• _Exercise details_:
Every line below that includes the word "frac" needs to be copied.

(Records from a data source)
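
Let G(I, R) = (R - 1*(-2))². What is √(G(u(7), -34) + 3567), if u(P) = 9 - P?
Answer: √4591 ≈ 67.757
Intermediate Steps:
G(I, R) = (2 + R)² (G(I, R) = (R + 2)² = (2 + R)²)
√(G(u(7), -34) + 3567) = √((2 - 34)² + 3567) = √((-32)² + 3567) = √(1024 + 3567) = √4591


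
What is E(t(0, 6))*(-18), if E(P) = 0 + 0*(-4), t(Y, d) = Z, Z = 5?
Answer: 0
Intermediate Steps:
t(Y, d) = 5
E(P) = 0 (E(P) = 0 + 0 = 0)
E(t(0, 6))*(-18) = 0*(-18) = 0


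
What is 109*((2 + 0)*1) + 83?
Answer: 301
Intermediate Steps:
109*((2 + 0)*1) + 83 = 109*(2*1) + 83 = 109*2 + 83 = 218 + 83 = 301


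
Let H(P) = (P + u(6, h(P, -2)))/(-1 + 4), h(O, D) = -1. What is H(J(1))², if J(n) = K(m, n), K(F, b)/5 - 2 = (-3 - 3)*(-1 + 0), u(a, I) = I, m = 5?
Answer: 169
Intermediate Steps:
K(F, b) = 40 (K(F, b) = 10 + 5*((-3 - 3)*(-1 + 0)) = 10 + 5*(-6*(-1)) = 10 + 5*6 = 10 + 30 = 40)
J(n) = 40
H(P) = -⅓ + P/3 (H(P) = (P - 1)/(-1 + 4) = (-1 + P)/3 = (-1 + P)*(⅓) = -⅓ + P/3)
H(J(1))² = (-⅓ + (⅓)*40)² = (-⅓ + 40/3)² = 13² = 169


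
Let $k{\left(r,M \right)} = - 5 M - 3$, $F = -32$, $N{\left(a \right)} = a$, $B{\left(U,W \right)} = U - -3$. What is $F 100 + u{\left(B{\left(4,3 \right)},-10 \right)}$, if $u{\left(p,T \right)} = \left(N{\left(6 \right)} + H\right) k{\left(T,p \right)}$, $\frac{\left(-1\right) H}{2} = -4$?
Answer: $-3732$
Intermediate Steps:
$B{\left(U,W \right)} = 3 + U$ ($B{\left(U,W \right)} = U + 3 = 3 + U$)
$H = 8$ ($H = \left(-2\right) \left(-4\right) = 8$)
$k{\left(r,M \right)} = -3 - 5 M$
$u{\left(p,T \right)} = -42 - 70 p$ ($u{\left(p,T \right)} = \left(6 + 8\right) \left(-3 - 5 p\right) = 14 \left(-3 - 5 p\right) = -42 - 70 p$)
$F 100 + u{\left(B{\left(4,3 \right)},-10 \right)} = \left(-32\right) 100 - \left(42 + 70 \left(3 + 4\right)\right) = -3200 - 532 = -3732$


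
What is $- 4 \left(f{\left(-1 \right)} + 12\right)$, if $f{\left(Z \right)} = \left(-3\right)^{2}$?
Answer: $-84$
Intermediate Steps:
$f{\left(Z \right)} = 9$
$- 4 \left(f{\left(-1 \right)} + 12\right) = - 4 \left(9 + 12\right) = \left(-4\right) 21 = -84$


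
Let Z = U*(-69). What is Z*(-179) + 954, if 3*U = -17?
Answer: -69035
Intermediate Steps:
U = -17/3 (U = (⅓)*(-17) = -17/3 ≈ -5.6667)
Z = 391 (Z = -17/3*(-69) = 391)
Z*(-179) + 954 = 391*(-179) + 954 = -69989 + 954 = -69035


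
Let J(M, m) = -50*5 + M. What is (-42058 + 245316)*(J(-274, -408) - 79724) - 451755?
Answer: -16311499739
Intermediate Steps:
J(M, m) = -250 + M
(-42058 + 245316)*(J(-274, -408) - 79724) - 451755 = (-42058 + 245316)*((-250 - 274) - 79724) - 451755 = 203258*(-524 - 79724) - 451755 = 203258*(-80248) - 451755 = -16311047984 - 451755 = -16311499739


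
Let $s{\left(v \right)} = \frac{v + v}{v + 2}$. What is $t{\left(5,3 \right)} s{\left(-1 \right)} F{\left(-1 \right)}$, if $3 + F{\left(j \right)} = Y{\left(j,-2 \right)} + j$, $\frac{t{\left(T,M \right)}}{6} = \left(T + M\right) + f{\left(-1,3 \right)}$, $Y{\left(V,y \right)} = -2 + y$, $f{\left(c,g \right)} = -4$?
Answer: $384$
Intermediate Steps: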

• _Written reply_:
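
Let $k{\left(r,M \right)} = - 5 M - 3$, $F = -32$, $N{\left(a \right)} = a$, $B{\left(U,W \right)} = U - -3$. What is $F 100 + u{\left(B{\left(4,3 \right)},-10 \right)}$, if $u{\left(p,T \right)} = \left(N{\left(6 \right)} + H\right) k{\left(T,p \right)}$, $\frac{\left(-1\right) H}{2} = -4$?
Let $s{\left(v \right)} = \frac{v + v}{v + 2}$. What is $t{\left(5,3 \right)} s{\left(-1 \right)} F{\left(-1 \right)}$, if $3 + F{\left(j \right)} = Y{\left(j,-2 \right)} + j$, $\frac{t{\left(T,M \right)}}{6} = \left(T + M\right) + f{\left(-1,3 \right)}$, $Y{\left(V,y \right)} = -2 + y$, $f{\left(c,g \right)} = -4$?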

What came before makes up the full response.